**Exercise prompt**
Extract every line starting at the line that contains "0.018 kg of" and ending with the final line of the data, inclusive; give only those lines, word for word.

(Provided material)

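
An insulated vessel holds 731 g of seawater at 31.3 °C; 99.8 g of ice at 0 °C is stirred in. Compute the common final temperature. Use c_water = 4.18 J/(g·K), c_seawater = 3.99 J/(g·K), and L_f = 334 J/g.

T_f ≈ 17.4 °C

Let T be the final temperature. ΣQ_i = 0:
melt ice: 99.8×334 = 33333; meltwater 0→T: 99.8×4.18×T = 417.16 T; seawater: 2916.7(T − 31.3)
3333.9 T = 91292 − 33333 = 57959
T ≈ 17.39 °C — above 0 °C, consistent with complete melting.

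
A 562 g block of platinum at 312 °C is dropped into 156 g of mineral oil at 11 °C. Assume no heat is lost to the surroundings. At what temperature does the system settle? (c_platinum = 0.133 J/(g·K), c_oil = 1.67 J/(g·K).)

T_f ≈ 78.1 °C

Heat gained plus heat lost sum to zero:
562×0.133×(T − 312) + 156×1.67×(T − 11) = 0
74.75(T − 312) + 260.52(T − 11) = 0
(74.75 + 260.52) T = 74.75×312 + 260.52×11
T = 26186/335.27 ≈ 78.11 °C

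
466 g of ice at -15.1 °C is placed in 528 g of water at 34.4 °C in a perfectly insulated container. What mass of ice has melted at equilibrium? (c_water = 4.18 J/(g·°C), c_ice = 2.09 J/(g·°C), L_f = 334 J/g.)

m_melted ≈ 183 g

Water can give up m c ΔT = 528×4.18×34.4 = 75922 J before reaching 0 °C.
Warming the ice to 0 °C takes 466×2.09×15.1 = 14706 J, leaving 61216 J for melting.
Melting all 466 g of ice would need 466×334 = 155644 J.
61216 J < 155644 J, so only part of the ice melts and the system sits at 0 °C.
m_melted×334 = 61216  ⇒  m_melted ≈ 183.3 g.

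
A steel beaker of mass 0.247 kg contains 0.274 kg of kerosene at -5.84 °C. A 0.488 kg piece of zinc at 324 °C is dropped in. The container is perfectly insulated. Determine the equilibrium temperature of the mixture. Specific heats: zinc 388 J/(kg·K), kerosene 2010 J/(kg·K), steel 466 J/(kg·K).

Heat gained plus heat lost sum to zero:
0.488·388·(T − 324) + 0.274·2010·(T − (-5.84)) + 0.247·466·(T − (-5.84)) = 0
189.34(T − 324) + 550.74(T − (-5.84)) + 115.1(T − (-5.84)) = 0
(189.34 + 550.74 + 115.1) T = 189.34·324 + 550.74·(-5.84) + 115.1·(-5.84)
T = 57459 / 855.19 = 67.2 °C

T_f ≈ 67.2 °C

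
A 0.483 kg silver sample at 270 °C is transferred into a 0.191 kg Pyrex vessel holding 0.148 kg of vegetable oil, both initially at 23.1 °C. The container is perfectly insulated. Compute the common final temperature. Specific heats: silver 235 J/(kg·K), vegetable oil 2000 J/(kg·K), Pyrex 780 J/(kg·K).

T_f is the heat-capacity-weighted average of the initial temperatures:
T_f = (113.5·270 + 296·23.1 + 148.98·23.1) / (113.5 + 296 + 148.98)
    = 40925 / 558.49 ≈ 73.28 °C

T_f ≈ 73.3 °C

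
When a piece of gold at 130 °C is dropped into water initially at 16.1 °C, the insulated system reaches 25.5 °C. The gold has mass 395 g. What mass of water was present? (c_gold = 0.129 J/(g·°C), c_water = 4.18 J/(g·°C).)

m ≈ 136 g

Heat lost by the gold = heat gained by the water:
395·0.129·(130 − 25.5) = m·4.18·(25.5 − 16.1)
39.29 m = 5324.8  ⇒  m ≈ 135.5 g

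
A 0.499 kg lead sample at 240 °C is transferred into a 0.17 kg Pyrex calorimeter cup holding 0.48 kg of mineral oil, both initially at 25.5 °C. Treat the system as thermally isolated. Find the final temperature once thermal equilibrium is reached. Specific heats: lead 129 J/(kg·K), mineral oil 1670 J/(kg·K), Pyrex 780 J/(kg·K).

T_f ≈ 39.3 °C

Net heat exchanged in the isolated system is zero:
0.499·129·(T − 240) + 0.48·1670·(T − 25.5) + 0.17·780·(T − 25.5) = 0
998.57 T = 39271
T = 39271/998.57 ≈ 39.33 °C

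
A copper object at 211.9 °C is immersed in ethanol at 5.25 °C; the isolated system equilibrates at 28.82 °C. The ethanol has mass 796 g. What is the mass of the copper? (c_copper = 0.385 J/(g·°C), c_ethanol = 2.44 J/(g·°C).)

Setting the total heat transfer to zero:
m·0.385·(28.82 − 211.9) + 796·2.44·(28.82 − 5.25) = 0
-70.49 m = -45779
m = -45779/-70.49 ≈ 649.5 g

m ≈ 649 g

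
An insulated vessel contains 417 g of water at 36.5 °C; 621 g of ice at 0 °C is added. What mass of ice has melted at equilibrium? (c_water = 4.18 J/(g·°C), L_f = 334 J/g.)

Water can give up m c ΔT = 417·4.18·36.5 = 63622 J before reaching 0 °C.
Melting all 621 g of ice would need 621·334 = 207414 J.
Since 63622 < 207414 J, not all the ice melts; equilibrium is at 0 °C.
m_melted·334 = 63622  ⇒  m_melted ≈ 190.5 g.

m_melted ≈ 190 g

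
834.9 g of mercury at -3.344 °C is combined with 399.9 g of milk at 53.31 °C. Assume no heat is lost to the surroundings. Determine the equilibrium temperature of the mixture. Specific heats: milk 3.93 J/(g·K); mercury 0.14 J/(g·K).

Set heat shed by the hot body equal to heat absorbed by the cold body:
399.9*3.93*(53.31 − T) = 834.9*0.14*(T − (-3.344))
1571.6(53.31 − T) = 116.89(T − (-3.344))
1688.5 T = 83392  ⇒  T ≈ 49.39 °C

T_f ≈ 49.4 °C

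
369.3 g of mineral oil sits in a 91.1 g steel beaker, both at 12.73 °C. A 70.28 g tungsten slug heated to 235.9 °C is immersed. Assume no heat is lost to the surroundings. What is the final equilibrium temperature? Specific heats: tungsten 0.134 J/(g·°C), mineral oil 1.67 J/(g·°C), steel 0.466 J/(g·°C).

With ΣQ=0 the equilibrium temperature is the m·c-weighted mean:
T_f = (9.418·235.9 + 616.73·12.73 + 42.45·12.73) / (9.418 + 616.73 + 42.45)
    = 10613 / 668.6 ≈ 15.87 °C

T_f ≈ 15.9 °C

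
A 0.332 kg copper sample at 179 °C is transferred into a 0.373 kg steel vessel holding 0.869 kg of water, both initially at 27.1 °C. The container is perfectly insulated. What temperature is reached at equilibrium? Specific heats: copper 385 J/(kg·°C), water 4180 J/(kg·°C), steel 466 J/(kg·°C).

T_f ≈ 32.0 °C

Net heat exchanged in the isolated system is zero:
0.332*385*(T − 179) + 0.869*4180*(T − 27.1) + 0.373*466*(T − 27.1) = 0
127.82(T − 179) + 3632.4(T − 27.1) + 173.82(T − 27.1) = 0
3934.1 T = 126029
T = 126029/3934.1 ≈ 32.04 °C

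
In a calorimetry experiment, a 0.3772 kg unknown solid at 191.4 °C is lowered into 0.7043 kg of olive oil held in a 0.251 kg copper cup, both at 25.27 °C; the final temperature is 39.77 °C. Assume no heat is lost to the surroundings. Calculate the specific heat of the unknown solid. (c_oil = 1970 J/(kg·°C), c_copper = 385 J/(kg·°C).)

c ≈ 376 J/(kg·°C)

Energy conservation, ΣQ = 0:
0.3772·c·(39.77 − 191.4) + 0.7043·1970·(39.77 − 25.27) + 0.251·385·(39.77 − 25.27) = 0
-57.19 c = -21520
c = -21520/-57.19 ≈ 376.2 J/(kg·°C)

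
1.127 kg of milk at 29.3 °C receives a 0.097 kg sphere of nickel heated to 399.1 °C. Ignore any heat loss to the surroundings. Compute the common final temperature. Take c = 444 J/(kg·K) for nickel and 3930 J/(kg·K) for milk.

T_f ≈ 32.9 °C

Set heat shed by the hot body equal to heat absorbed by the cold body:
0.097*444*(399.1 − T) = 1.127*3930*(T − 29.3)
43.07(399.1 − T) = 4429.1(T − 29.3)
4472.2 T = 146961  ⇒  T ≈ 32.86 °C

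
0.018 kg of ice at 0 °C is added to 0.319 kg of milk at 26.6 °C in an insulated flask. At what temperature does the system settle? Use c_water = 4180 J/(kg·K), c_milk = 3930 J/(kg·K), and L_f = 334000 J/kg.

T_f ≈ 20.6 °C

Sum of m c ΔT and latent-heat terms is zero:
latent heat to melt: 0.018·334000 = 6012; warm the meltwater: 75.24 T; milk: 1253.7(T − 26.6)
1328.9 T = 33348 − 6012 = 27336
T ≈ 20.57 °C. Since T > 0 °C, the all-ice-melts assumption holds.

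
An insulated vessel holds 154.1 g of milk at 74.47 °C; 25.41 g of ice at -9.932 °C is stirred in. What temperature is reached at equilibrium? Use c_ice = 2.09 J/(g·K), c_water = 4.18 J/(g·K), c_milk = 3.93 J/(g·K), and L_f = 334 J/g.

Net heat exchanged in the isolated system is zero:
ice -9.932→0 °C: 25.41×2.09×9.932 = 527.46
  latent heat to melt: 25.41×334 = 8486.9
  warm the meltwater: 106.21 T
  milk: 605.61(T − 74.47)
711.83 T = 45100 − 9014.4 = 36086
T ≈ 50.69 °C (positive, so assuming full melt was valid).

T_f ≈ 50.7 °C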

(End Provided material)

**Answer box**
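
0.018 kg of ice at 0 °C is added to 0.319 kg of milk at 26.6 °C in an insulated flask. At what temperature does the system settle? Use c_water = 4180 J/(kg·K), c_milk = 3930 J/(kg·K), and L_f = 334000 J/kg.

T_f ≈ 20.6 °C

Sum of m c ΔT and latent-heat terms is zero:
latent heat to melt: 0.018·334000 = 6012; warm the meltwater: 75.24 T; milk: 1253.7(T − 26.6)
1328.9 T = 33348 − 6012 = 27336
T ≈ 20.57 °C. Since T > 0 °C, the all-ice-melts assumption holds.

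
An insulated vessel holds 154.1 g of milk at 74.47 °C; 25.41 g of ice at -9.932 °C is stirred in. What temperature is reached at equilibrium? Use c_ice = 2.09 J/(g·K), c_water = 4.18 J/(g·K), c_milk = 3.93 J/(g·K), and L_f = 334 J/g.

Net heat exchanged in the isolated system is zero:
ice -9.932→0 °C: 25.41×2.09×9.932 = 527.46
  latent heat to melt: 25.41×334 = 8486.9
  warm the meltwater: 106.21 T
  milk: 605.61(T − 74.47)
711.83 T = 45100 − 9014.4 = 36086
T ≈ 50.69 °C (positive, so assuming full melt was valid).

T_f ≈ 50.7 °C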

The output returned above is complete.